(Saved data entries)
+ + + + +

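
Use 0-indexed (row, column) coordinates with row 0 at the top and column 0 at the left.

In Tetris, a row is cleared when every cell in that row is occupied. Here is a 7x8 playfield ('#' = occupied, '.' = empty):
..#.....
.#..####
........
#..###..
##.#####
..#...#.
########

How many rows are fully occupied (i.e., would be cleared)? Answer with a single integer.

Answer: 1

Derivation:
Check each row:
  row 0: 7 empty cells -> not full
  row 1: 3 empty cells -> not full
  row 2: 8 empty cells -> not full
  row 3: 4 empty cells -> not full
  row 4: 1 empty cell -> not full
  row 5: 6 empty cells -> not full
  row 6: 0 empty cells -> FULL (clear)
Total rows cleared: 1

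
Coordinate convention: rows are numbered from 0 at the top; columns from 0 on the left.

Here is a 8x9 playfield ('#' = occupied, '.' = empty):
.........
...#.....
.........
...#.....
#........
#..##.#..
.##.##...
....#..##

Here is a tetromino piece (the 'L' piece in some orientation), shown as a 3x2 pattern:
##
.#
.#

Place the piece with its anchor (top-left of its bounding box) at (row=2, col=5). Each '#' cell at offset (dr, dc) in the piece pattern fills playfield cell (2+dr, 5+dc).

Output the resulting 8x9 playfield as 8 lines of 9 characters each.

Answer: .........
...#.....
.....##..
...#..#..
#.....#..
#..##.#..
.##.##...
....#..##

Derivation:
Fill (2+0,5+0) = (2,5)
Fill (2+0,5+1) = (2,6)
Fill (2+1,5+1) = (3,6)
Fill (2+2,5+1) = (4,6)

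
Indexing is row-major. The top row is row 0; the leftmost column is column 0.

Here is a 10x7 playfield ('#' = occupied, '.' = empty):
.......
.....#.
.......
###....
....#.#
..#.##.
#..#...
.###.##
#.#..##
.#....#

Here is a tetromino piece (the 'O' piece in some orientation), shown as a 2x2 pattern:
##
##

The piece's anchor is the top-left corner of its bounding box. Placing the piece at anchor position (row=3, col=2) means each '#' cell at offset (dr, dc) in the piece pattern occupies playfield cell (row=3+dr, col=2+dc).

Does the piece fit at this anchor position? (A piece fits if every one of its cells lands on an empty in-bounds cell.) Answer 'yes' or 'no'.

Check each piece cell at anchor (3, 2):
  offset (0,0) -> (3,2): occupied ('#') -> FAIL
  offset (0,1) -> (3,3): empty -> OK
  offset (1,0) -> (4,2): empty -> OK
  offset (1,1) -> (4,3): empty -> OK
All cells valid: no

Answer: no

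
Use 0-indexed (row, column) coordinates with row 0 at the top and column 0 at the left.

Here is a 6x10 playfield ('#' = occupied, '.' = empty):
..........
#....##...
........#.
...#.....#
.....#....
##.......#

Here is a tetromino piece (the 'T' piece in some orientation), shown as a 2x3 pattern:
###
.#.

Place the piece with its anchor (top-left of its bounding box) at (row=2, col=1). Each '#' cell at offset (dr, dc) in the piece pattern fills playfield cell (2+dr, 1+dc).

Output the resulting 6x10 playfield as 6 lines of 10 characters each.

Answer: ..........
#....##...
.###....#.
..##.....#
.....#....
##.......#

Derivation:
Fill (2+0,1+0) = (2,1)
Fill (2+0,1+1) = (2,2)
Fill (2+0,1+2) = (2,3)
Fill (2+1,1+1) = (3,2)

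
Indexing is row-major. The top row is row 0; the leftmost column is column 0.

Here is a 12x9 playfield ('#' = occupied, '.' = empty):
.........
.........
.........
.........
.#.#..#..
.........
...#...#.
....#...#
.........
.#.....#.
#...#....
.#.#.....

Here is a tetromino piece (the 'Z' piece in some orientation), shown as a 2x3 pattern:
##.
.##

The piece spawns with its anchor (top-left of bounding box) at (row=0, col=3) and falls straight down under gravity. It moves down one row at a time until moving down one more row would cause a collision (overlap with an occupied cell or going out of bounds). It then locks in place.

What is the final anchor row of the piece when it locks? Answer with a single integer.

Spawn at (row=0, col=3). Try each row:
  row 0: fits
  row 1: fits
  row 2: fits
  row 3: fits
  row 4: blocked -> lock at row 3

Answer: 3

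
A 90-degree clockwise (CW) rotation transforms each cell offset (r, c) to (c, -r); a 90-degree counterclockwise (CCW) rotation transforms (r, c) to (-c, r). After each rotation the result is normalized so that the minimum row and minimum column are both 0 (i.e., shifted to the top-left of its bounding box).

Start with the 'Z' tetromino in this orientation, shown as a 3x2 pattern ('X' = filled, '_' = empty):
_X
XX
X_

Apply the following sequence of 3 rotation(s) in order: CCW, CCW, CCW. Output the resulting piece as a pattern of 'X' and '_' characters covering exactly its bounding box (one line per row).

Start:
_X
XX
X_
After rotation 1 (CCW):
XX_
_XX
After rotation 2 (CCW):
_X
XX
X_
After rotation 3 (CCW):
XX_
_XX

Answer: XX_
_XX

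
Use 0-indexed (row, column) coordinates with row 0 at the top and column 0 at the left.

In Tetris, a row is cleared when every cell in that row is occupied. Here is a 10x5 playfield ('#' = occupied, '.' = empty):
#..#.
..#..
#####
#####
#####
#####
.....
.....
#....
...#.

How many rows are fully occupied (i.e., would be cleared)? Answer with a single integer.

Answer: 4

Derivation:
Check each row:
  row 0: 3 empty cells -> not full
  row 1: 4 empty cells -> not full
  row 2: 0 empty cells -> FULL (clear)
  row 3: 0 empty cells -> FULL (clear)
  row 4: 0 empty cells -> FULL (clear)
  row 5: 0 empty cells -> FULL (clear)
  row 6: 5 empty cells -> not full
  row 7: 5 empty cells -> not full
  row 8: 4 empty cells -> not full
  row 9: 4 empty cells -> not full
Total rows cleared: 4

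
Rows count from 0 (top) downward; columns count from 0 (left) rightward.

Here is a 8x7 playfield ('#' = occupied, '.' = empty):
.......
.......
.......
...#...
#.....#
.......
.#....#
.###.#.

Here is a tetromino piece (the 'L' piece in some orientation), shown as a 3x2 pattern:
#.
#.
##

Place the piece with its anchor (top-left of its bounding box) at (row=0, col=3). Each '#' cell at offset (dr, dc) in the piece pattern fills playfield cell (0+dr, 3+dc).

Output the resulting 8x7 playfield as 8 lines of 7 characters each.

Fill (0+0,3+0) = (0,3)
Fill (0+1,3+0) = (1,3)
Fill (0+2,3+0) = (2,3)
Fill (0+2,3+1) = (2,4)

Answer: ...#...
...#...
...##..
...#...
#.....#
.......
.#....#
.###.#.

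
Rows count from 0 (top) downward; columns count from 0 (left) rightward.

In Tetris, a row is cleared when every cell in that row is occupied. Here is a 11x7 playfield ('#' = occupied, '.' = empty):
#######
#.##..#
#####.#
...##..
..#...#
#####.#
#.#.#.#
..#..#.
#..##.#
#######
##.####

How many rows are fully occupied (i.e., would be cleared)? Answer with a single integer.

Answer: 2

Derivation:
Check each row:
  row 0: 0 empty cells -> FULL (clear)
  row 1: 3 empty cells -> not full
  row 2: 1 empty cell -> not full
  row 3: 5 empty cells -> not full
  row 4: 5 empty cells -> not full
  row 5: 1 empty cell -> not full
  row 6: 3 empty cells -> not full
  row 7: 5 empty cells -> not full
  row 8: 3 empty cells -> not full
  row 9: 0 empty cells -> FULL (clear)
  row 10: 1 empty cell -> not full
Total rows cleared: 2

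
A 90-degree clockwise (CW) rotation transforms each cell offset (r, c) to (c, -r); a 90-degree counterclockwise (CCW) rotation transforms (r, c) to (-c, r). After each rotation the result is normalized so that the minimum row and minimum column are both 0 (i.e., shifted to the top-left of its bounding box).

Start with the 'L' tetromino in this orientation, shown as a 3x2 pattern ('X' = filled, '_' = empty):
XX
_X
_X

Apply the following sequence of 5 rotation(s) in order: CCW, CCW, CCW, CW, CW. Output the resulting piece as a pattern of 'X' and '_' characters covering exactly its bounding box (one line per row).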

+ + + + +

EXERCISE OBJECTIVE: All that belongs in the answer is an exact copy of the lines from the start of the records above through the line with "The piece's anchor".

ANSWER TO THIS EXERCISE:
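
Use 0-indexed (row, column) coordinates with row 0 at the top and column 0 at the left.

In Tetris, a row is cleared when every cell in that row is occupied. Here is a 7x8 playfield ('#' = occupied, '.' = empty):
..#.....
.#..####
........
#..###..
##.#####
..#...#.
########

How many rows are fully occupied (i.e., would be cleared)? Answer with a single integer.

Answer: 1

Derivation:
Check each row:
  row 0: 7 empty cells -> not full
  row 1: 3 empty cells -> not full
  row 2: 8 empty cells -> not full
  row 3: 4 empty cells -> not full
  row 4: 1 empty cell -> not full
  row 5: 6 empty cells -> not full
  row 6: 0 empty cells -> FULL (clear)
Total rows cleared: 1

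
Coordinate convention: rows are numbered from 0 at the top; columns from 0 on the left.

Here is a 8x9 playfield ('#' = occupied, '.' = empty):
.........
...#.....
.........
...#.....
#........
#..##.#..
.##.##...
....#..##

Here is a tetromino piece (the 'L' piece in some orientation), shown as a 3x2 pattern:
##
.#
.#

Place the piece with its anchor (top-left of its bounding box) at (row=2, col=5). Each '#' cell at offset (dr, dc) in the piece pattern fills playfield cell (2+dr, 5+dc).

Output the resulting 8x9 playfield as 8 lines of 9 characters each.

Answer: .........
...#.....
.....##..
...#..#..
#.....#..
#..##.#..
.##.##...
....#..##

Derivation:
Fill (2+0,5+0) = (2,5)
Fill (2+0,5+1) = (2,6)
Fill (2+1,5+1) = (3,6)
Fill (2+2,5+1) = (4,6)

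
Indexing is row-major. The top row is row 0; the leftmost column is column 0.

Here is a 10x7 playfield ('#' = occupied, '.' = empty):
.......
.....#.
.......
###....
....#.#
..#.##.
#..#...
.###.##
#.#..##
.#....#

Here is a tetromino piece (the 'O' piece in some orientation), shown as a 2x2 pattern:
##
##

The piece's anchor is the top-left corner of its bounding box. Placing the piece at anchor position (row=3, col=2) means each '#' cell at offset (dr, dc) in the piece pattern occupies playfield cell (row=3+dr, col=2+dc).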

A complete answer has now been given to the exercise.